* [Required action]:
Write out exactly the lines running from the one with "(larger/smaller)? Give the factor to 3 significant figures." to the last line of the entries, keeping both the first and the last.

#### Data under study ####

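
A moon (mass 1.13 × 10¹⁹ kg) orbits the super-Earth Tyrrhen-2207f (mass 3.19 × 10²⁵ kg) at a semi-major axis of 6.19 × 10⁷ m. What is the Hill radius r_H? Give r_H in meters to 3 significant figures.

r_H ≈ a (m/3M)^(1/3)
    = (6.19 × 10⁷) × (1.13 × 10¹⁹ / (3 × 3.19 × 10²⁵))^(1/3)
    = 3.04 × 10⁵ m

3.04 × 10⁵ m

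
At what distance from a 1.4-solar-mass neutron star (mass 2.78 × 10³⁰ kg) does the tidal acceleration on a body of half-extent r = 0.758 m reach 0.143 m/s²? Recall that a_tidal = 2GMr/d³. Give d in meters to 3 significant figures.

2GMr/d³ = a_tidal  ⇒  d = (2GMr / a_tidal)^(1/3)
d = (2 × 6.674×10⁻¹¹ × (2.78 × 10³⁰) × (0.758) / (0.143))^(1/3)
  = 1.25 × 10⁷ m

1.25 × 10⁷ m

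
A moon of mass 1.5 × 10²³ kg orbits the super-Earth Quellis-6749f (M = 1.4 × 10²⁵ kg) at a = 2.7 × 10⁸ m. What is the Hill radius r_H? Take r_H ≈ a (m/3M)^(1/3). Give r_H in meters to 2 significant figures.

r_H ≈ a (m/3M)^(1/3)
    = (2.7 × 10⁸) × (1.5 × 10²³ / (3 × 1.4 × 10²⁵))^(1/3)
    = 4.1 × 10⁷ m

4.1 × 10⁷ m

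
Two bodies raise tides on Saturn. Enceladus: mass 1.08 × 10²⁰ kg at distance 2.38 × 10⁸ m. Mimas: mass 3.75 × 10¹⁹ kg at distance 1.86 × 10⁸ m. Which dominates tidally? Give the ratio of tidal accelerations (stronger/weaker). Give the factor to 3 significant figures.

Enceladus, by a factor of ≈ 1.37

Tidal stretch scales as M/d³; compute that for each body.
Enceladus: (1.08 × 10²⁰) / (2.38 × 10⁸)³ = 8.011 × 10⁻⁶
Mimas: (3.75 × 10¹⁹) / (1.86 × 10⁸)³ = 5.828 × 10⁻⁶
Ratio (larger/smaller) = 1.37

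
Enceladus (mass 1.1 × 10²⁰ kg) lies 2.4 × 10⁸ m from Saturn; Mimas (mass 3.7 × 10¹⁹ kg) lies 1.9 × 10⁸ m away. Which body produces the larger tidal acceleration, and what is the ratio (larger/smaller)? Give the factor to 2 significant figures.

Enceladus, by a factor of ≈ 1.5

Compare M/d³ for the two perturbers:
Enceladus: (1.1 × 10²⁰) / (2.4 × 10⁸)³ = 7.957 × 10⁻⁶
Mimas: (3.7 × 10¹⁹) / (1.9 × 10⁸)³ = 5.394 × 10⁻⁶
Ratio (larger/smaller) = 1.5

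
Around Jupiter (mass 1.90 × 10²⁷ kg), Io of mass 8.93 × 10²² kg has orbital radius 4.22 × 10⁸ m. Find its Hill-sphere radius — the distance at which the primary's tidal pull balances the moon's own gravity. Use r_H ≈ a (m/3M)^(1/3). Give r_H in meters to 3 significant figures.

r_H ≈ a (m/3M)^(1/3)
    = (4.22 × 10⁸) × (8.93 × 10²² / (3 × 1.90 × 10²⁷))^(1/3)
    = 1.06 × 10⁷ m

1.06 × 10⁷ m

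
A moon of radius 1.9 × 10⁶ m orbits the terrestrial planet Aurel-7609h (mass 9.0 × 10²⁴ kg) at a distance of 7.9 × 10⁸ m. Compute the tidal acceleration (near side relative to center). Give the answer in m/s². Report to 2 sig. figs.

4.6 × 10⁻⁶ m/s²

Since r ≪ d, expand the inverse-square field across one radius to get the leading 2GMr/d³ term.
Δg = 2GMr/d³
   = 2 × (6.674 × 10⁻¹¹) × (9.0 × 10²⁴) × (1.9 × 10⁶) / (7.9 × 10⁸)³
   = 4.6 × 10⁻⁶ m/s²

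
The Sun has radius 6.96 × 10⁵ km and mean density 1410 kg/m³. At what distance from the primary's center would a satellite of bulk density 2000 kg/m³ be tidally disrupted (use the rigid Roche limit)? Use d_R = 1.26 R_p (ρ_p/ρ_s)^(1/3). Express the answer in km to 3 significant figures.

7.81 × 10⁵ km

d_R = 1.26 × 6.96 × 10⁵ km × (1410/2000)^(1/3)
    = 7.81 × 10⁵ km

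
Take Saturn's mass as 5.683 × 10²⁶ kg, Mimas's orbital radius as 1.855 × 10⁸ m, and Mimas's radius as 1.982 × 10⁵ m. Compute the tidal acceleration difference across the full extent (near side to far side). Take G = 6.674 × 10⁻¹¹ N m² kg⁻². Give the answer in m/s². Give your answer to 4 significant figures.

a_tidal = 4GMr/d³
        = 4 × (6.674 × 10⁻¹¹) × (5.683 × 10²⁶) × (1.982 × 10⁵) / (1.855 × 10⁸)³
        = 4.711 × 10⁻³ m/s²

4.711 × 10⁻³ m/s²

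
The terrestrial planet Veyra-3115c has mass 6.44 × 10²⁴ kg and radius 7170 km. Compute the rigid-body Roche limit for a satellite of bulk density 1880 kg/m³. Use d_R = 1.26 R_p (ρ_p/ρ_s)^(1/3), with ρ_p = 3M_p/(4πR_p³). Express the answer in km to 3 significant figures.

11800 km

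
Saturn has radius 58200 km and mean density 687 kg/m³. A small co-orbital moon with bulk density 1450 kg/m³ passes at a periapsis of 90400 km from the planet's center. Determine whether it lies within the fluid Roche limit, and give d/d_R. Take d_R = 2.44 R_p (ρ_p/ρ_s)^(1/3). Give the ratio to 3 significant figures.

inside; d/d_R ≈ 0.817

d_R = 2.44 × (58200 km) × (687/1450)^(1/3) = 1.107 × 10⁵ km
d/d_R = (90400) / (1.107 × 10⁵) = 0.817
Since d/d_R < 1, the body is inside the Roche limit.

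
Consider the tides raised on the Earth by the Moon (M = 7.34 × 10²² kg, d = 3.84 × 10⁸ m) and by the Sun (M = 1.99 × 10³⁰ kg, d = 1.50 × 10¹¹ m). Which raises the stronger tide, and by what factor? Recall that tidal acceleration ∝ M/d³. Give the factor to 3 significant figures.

Compare M/d³ for the two perturbers:
The Moon: (7.34 × 10²²) / (3.84 × 10⁸)³ = 1.296 × 10⁻³
The Sun: (1.99 × 10³⁰) / (1.50 × 10¹¹)³ = 5.896 × 10⁻⁴
Ratio (larger/smaller) = 2.20

The Moon, by a factor of ≈ 2.20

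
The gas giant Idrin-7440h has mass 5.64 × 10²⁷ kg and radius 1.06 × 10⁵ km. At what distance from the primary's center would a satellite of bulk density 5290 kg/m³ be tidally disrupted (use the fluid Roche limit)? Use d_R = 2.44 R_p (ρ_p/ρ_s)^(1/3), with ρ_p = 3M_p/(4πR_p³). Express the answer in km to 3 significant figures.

ρ_p = 3M_p/(4πR_p³) = 3 × (5.64 × 10²⁷) / (4π × (1.06 × 10⁸ m)³) = 1130 kg/m³
d_R = 2.44 × 1.06 × 10⁵ km × (1130/5290)^(1/3)
    = 1.55 × 10⁵ km

1.55 × 10⁵ km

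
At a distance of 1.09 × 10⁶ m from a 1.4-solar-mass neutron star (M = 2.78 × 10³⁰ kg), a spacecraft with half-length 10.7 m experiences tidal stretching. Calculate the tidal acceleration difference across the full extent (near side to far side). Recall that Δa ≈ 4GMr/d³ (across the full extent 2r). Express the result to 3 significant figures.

6.13 × 10³ m/s²

a_tidal = 4GMr/d³
        = 4 × (6.674 × 10⁻¹¹) × (2.78 × 10³⁰) × (10.7) / (1.09 × 10⁶)³
        = 6.13 × 10³ m/s²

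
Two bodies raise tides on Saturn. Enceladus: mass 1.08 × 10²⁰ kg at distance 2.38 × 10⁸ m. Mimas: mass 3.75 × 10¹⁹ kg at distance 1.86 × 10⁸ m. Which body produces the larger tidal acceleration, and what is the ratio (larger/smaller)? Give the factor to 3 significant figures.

Enceladus, by a factor of ≈ 1.37

Compare M/d³ for the two perturbers:
Enceladus: (1.08 × 10²⁰) / (2.38 × 10⁸)³ = 8.011 × 10⁻⁶
Mimas: (3.75 × 10¹⁹) / (1.86 × 10⁸)³ = 5.828 × 10⁻⁶
Ratio (larger/smaller) = 1.37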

####

* [Task solution]:
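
Two bodies raise tides on Saturn. Enceladus: mass 1.08 × 10²⁰ kg at distance 2.38 × 10⁸ m. Mimas: mass 3.75 × 10¹⁹ kg at distance 1.86 × 10⁸ m. Which body produces the larger tidal acceleration, and what is the ratio (larger/smaller)? Give the factor to 3 significant figures.

Enceladus, by a factor of ≈ 1.37

Compare M/d³ for the two perturbers:
Enceladus: (1.08 × 10²⁰) / (2.38 × 10⁸)³ = 8.011 × 10⁻⁶
Mimas: (3.75 × 10¹⁹) / (1.86 × 10⁸)³ = 5.828 × 10⁻⁶
Ratio (larger/smaller) = 1.37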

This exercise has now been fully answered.